Records for processing —
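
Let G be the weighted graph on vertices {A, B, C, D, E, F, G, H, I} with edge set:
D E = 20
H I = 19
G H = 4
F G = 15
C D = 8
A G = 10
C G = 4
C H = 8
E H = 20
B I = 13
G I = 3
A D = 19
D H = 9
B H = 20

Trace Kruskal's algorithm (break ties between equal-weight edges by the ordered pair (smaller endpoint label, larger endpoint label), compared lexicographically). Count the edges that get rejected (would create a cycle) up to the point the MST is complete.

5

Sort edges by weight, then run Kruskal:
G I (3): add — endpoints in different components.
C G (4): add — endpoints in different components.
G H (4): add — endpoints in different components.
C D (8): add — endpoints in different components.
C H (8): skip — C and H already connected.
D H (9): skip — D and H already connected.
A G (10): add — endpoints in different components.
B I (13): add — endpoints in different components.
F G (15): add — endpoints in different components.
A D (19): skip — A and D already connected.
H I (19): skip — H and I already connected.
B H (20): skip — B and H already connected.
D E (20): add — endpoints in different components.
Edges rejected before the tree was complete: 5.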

--

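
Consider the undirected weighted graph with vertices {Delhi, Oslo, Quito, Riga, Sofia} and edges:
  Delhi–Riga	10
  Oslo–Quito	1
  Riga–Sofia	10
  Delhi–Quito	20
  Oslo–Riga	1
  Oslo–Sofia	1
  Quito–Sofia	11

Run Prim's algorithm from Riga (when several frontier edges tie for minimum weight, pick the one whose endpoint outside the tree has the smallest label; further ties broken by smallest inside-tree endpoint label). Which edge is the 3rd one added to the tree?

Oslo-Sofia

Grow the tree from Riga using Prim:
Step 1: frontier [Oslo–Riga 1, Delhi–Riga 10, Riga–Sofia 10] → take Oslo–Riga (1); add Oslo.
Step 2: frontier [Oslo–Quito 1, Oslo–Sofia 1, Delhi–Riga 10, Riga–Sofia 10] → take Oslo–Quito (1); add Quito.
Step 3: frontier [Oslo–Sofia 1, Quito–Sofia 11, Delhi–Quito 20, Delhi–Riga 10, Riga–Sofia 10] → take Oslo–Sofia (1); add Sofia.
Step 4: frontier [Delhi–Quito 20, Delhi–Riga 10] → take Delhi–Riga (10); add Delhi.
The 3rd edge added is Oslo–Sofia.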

...

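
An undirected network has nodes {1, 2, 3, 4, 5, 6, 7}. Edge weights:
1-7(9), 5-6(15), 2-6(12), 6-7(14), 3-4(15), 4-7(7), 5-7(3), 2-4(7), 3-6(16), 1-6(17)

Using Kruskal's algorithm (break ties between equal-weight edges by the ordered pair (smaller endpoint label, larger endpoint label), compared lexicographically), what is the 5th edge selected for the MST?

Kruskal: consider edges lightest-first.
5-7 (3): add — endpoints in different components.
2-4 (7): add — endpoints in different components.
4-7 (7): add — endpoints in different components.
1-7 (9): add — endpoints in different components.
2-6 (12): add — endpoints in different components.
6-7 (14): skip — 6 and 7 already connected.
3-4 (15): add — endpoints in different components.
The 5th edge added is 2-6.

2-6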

Work required —
Identify the lines of the data that contain the word "weighted". Copy each of them.

Solved problem —
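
Let G be the weighted graph on vertices {A, B, C, D, E, F, G, H, I} with edge set:
Consider the undirected weighted graph with vertices {Delhi, Oslo, Quito, Riga, Sofia} and edges: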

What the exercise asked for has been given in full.